### WHAT IS REQUIRED
Gather all lines from the material that contain the word "dividend".

### RECORDS

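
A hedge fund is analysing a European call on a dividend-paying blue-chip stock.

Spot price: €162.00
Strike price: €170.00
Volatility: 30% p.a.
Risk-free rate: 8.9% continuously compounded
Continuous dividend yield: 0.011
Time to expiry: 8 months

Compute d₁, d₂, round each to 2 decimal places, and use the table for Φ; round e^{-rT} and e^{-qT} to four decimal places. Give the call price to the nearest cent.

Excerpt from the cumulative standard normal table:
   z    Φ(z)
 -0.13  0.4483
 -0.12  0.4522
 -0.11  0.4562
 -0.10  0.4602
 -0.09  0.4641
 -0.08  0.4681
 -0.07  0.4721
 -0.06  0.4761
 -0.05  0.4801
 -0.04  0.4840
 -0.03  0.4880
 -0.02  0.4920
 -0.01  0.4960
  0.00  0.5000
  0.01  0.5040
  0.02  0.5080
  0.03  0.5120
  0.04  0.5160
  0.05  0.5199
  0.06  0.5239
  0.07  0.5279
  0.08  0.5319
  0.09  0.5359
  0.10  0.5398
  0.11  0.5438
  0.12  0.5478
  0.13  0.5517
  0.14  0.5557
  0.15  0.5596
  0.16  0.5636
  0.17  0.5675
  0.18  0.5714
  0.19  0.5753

€16.28

T = 0.6667;  σ√T = 0.2449
d₁ = [ln(162/170) + (0.089 − 0.011 + 0.3²/2)·0.6667] / 0.2449 = [-0.0482 + 0.0820] / 0.2449 = 0.1380 which rounds to 0.14
d₂ = d₁ − σ√T = 0.1380 − 0.2449 = -0.1070 which rounds to -0.11
e^(−qT) = e^(−0.011·0.6667) = 0.9927;  e^(−rT) = e^(−0.089·0.6667) = 0.9424
C = 162·0.9927·N(0.14) − 170·0.9424·N(-0.11) = 162·0.9927·0.5557 − 170·0.9424·0.4562 = 89.3662 − 73.0869 = 16.2793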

### EXERCISE RESPONSE
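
A hedge fund is analysing a European call on a dividend-paying blue-chip stock.
Continuous dividend yield: 0.011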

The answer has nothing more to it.